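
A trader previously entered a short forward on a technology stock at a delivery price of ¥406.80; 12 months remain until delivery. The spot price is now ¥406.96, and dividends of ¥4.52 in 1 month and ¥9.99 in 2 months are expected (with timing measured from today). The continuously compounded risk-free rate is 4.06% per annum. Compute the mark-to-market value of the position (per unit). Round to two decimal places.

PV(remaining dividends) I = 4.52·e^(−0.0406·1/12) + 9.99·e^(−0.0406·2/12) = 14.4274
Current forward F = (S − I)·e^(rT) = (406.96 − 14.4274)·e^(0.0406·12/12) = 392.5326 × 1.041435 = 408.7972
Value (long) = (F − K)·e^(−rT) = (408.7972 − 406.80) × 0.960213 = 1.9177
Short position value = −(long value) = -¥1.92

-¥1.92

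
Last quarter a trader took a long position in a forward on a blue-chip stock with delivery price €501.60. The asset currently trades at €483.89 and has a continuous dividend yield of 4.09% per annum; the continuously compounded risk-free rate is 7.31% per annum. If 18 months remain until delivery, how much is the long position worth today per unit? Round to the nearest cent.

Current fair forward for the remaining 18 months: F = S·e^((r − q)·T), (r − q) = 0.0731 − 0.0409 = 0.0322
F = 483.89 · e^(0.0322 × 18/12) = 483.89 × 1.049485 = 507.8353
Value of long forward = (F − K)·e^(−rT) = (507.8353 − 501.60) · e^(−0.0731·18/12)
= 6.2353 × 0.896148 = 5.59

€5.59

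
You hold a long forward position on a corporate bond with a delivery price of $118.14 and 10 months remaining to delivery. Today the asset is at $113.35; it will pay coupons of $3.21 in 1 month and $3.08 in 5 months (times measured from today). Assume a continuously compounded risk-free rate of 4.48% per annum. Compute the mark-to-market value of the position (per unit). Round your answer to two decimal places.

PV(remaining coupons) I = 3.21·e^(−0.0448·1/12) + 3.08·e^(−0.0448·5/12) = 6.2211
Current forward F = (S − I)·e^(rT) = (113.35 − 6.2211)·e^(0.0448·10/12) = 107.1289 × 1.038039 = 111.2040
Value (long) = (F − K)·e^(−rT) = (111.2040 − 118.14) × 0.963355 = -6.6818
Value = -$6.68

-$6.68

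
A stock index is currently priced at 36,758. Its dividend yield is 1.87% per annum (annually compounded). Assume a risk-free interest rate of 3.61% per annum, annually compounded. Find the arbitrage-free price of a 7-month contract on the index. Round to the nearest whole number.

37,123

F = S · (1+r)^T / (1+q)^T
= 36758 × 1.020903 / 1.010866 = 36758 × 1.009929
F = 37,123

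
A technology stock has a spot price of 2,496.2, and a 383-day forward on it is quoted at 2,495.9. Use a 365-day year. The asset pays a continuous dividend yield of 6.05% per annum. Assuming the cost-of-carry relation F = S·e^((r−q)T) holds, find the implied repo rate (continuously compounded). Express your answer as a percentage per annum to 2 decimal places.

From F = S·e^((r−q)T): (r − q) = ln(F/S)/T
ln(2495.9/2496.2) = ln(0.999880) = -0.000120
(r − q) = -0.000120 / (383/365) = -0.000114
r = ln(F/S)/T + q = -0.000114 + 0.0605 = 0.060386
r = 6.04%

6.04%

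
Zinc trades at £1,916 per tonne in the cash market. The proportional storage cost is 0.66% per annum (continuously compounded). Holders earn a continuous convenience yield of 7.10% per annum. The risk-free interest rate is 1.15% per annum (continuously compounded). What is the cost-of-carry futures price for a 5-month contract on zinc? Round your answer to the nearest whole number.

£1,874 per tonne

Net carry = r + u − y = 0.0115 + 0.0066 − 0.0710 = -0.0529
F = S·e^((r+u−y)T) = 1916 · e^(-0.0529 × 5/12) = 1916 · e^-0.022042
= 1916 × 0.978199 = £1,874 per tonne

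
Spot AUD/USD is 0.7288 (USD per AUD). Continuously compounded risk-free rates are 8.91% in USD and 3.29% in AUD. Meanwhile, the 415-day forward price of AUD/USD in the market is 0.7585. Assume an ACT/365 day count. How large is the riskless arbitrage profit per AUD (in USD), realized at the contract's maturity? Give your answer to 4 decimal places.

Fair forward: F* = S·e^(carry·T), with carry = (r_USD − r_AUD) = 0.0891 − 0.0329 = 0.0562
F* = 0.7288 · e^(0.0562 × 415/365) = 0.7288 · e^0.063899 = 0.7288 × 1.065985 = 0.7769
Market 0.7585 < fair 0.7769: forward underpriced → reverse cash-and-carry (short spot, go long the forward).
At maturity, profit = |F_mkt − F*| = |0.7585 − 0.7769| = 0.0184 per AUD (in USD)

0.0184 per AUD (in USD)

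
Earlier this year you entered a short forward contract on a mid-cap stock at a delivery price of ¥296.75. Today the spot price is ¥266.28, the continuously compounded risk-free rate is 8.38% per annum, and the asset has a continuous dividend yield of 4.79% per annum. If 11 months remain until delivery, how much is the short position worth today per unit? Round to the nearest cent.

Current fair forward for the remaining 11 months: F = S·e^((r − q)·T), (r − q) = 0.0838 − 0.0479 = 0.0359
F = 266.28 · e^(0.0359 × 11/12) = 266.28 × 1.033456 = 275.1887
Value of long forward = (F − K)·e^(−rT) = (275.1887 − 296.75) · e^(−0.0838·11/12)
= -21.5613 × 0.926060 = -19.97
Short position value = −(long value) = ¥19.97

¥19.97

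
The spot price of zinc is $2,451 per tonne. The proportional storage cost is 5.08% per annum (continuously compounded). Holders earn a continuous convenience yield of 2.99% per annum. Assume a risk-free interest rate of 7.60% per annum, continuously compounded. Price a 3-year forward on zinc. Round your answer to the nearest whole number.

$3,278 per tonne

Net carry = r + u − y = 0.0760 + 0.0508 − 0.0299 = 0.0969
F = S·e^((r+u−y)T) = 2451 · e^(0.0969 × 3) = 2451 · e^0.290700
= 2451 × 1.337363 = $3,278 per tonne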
----
**WHAT IS REQUIRED:**
Repeat the records, every one of them, without any deviation.

**EXERCISE ANSWER:**
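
A trader previously entered a short forward on a technology stock at a delivery price of ¥406.80; 12 months remain until delivery. The spot price is now ¥406.96, and dividends of ¥4.52 in 1 month and ¥9.99 in 2 months are expected (with timing measured from today). The continuously compounded risk-free rate is 4.06% per annum. Compute the mark-to-market value of the position (per unit). Round to two decimal places.

PV(remaining dividends) I = 4.52·e^(−0.0406·1/12) + 9.99·e^(−0.0406·2/12) = 14.4274
Current forward F = (S − I)·e^(rT) = (406.96 − 14.4274)·e^(0.0406·12/12) = 392.5326 × 1.041435 = 408.7972
Value (long) = (F − K)·e^(−rT) = (408.7972 − 406.80) × 0.960213 = 1.9177
Short position value = −(long value) = -¥1.92

-¥1.92

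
Last quarter a trader took a long position in a forward on a blue-chip stock with delivery price €501.60. The asset currently trades at €483.89 and has a continuous dividend yield of 4.09% per annum; the continuously compounded risk-free rate is 7.31% per annum. If 18 months remain until delivery, how much is the long position worth today per unit? Round to the nearest cent.

Current fair forward for the remaining 18 months: F = S·e^((r − q)·T), (r − q) = 0.0731 − 0.0409 = 0.0322
F = 483.89 · e^(0.0322 × 18/12) = 483.89 × 1.049485 = 507.8353
Value of long forward = (F − K)·e^(−rT) = (507.8353 − 501.60) · e^(−0.0731·18/12)
= 6.2353 × 0.896148 = 5.59

€5.59

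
You hold a long forward position on a corporate bond with a delivery price of $118.14 and 10 months remaining to delivery. Today the asset is at $113.35; it will pay coupons of $3.21 in 1 month and $3.08 in 5 months (times measured from today). Assume a continuously compounded risk-free rate of 4.48% per annum. Compute the mark-to-market value of the position (per unit). Round your answer to two decimal places.

PV(remaining coupons) I = 3.21·e^(−0.0448·1/12) + 3.08·e^(−0.0448·5/12) = 6.2211
Current forward F = (S − I)·e^(rT) = (113.35 − 6.2211)·e^(0.0448·10/12) = 107.1289 × 1.038039 = 111.2040
Value (long) = (F − K)·e^(−rT) = (111.2040 − 118.14) × 0.963355 = -6.6818
Value = -$6.68

-$6.68

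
A stock index is currently priced at 36,758. Its dividend yield is 1.87% per annum (annually compounded). Assume a risk-free interest rate of 3.61% per annum, annually compounded. Find the arbitrage-free price of a 7-month contract on the index. Round to the nearest whole number.

37,123

F = S · (1+r)^T / (1+q)^T
= 36758 × 1.020903 / 1.010866 = 36758 × 1.009929
F = 37,123

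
A technology stock has a spot price of 2,496.2, and a 383-day forward on it is quoted at 2,495.9. Use a 365-day year. The asset pays a continuous dividend yield of 6.05% per annum. Assuming the cost-of-carry relation F = S·e^((r−q)T) holds, find the implied repo rate (continuously compounded). Express your answer as a percentage per annum to 2 decimal places.

From F = S·e^((r−q)T): (r − q) = ln(F/S)/T
ln(2495.9/2496.2) = ln(0.999880) = -0.000120
(r − q) = -0.000120 / (383/365) = -0.000114
r = ln(F/S)/T + q = -0.000114 + 0.0605 = 0.060386
r = 6.04%

6.04%

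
Zinc trades at £1,916 per tonne in the cash market. The proportional storage cost is 0.66% per annum (continuously compounded). Holders earn a continuous convenience yield of 7.10% per annum. The risk-free interest rate is 1.15% per annum (continuously compounded). What is the cost-of-carry futures price for a 5-month contract on zinc? Round your answer to the nearest whole number.

£1,874 per tonne

Net carry = r + u − y = 0.0115 + 0.0066 − 0.0710 = -0.0529
F = S·e^((r+u−y)T) = 1916 · e^(-0.0529 × 5/12) = 1916 · e^-0.022042
= 1916 × 0.978199 = £1,874 per tonne

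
Spot AUD/USD is 0.7288 (USD per AUD). Continuously compounded risk-free rates are 8.91% in USD and 3.29% in AUD. Meanwhile, the 415-day forward price of AUD/USD in the market is 0.7585. Assume an ACT/365 day count. How large is the riskless arbitrage profit per AUD (in USD), realized at the contract's maturity? Give your answer to 4 decimal places.

Fair forward: F* = S·e^(carry·T), with carry = (r_USD − r_AUD) = 0.0891 − 0.0329 = 0.0562
F* = 0.7288 · e^(0.0562 × 415/365) = 0.7288 · e^0.063899 = 0.7288 × 1.065985 = 0.7769
Market 0.7585 < fair 0.7769: forward underpriced → reverse cash-and-carry (short spot, go long the forward).
At maturity, profit = |F_mkt − F*| = |0.7585 − 0.7769| = 0.0184 per AUD (in USD)

0.0184 per AUD (in USD)

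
Earlier this year you entered a short forward contract on a mid-cap stock at a delivery price of ¥296.75. Today the spot price is ¥266.28, the continuously compounded risk-free rate is 8.38% per annum, and the asset has a continuous dividend yield of 4.79% per annum. If 11 months remain until delivery, how much is the short position worth today per unit? Round to the nearest cent.

Current fair forward for the remaining 11 months: F = S·e^((r − q)·T), (r − q) = 0.0838 − 0.0479 = 0.0359
F = 266.28 · e^(0.0359 × 11/12) = 266.28 × 1.033456 = 275.1887
Value of long forward = (F − K)·e^(−rT) = (275.1887 − 296.75) · e^(−0.0838·11/12)
= -21.5613 × 0.926060 = -19.97
Short position value = −(long value) = ¥19.97

¥19.97

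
The spot price of zinc is $2,451 per tonne. The proportional storage cost is 5.08% per annum (continuously compounded). Holders earn a continuous convenience yield of 2.99% per annum. Assume a risk-free interest rate of 7.60% per annum, continuously compounded. Price a 3-year forward on zinc. Round your answer to the nearest whole number.

$3,278 per tonne

Net carry = r + u − y = 0.0760 + 0.0508 − 0.0299 = 0.0969
F = S·e^((r+u−y)T) = 2451 · e^(0.0969 × 3) = 2451 · e^0.290700
= 2451 × 1.337363 = $3,278 per tonne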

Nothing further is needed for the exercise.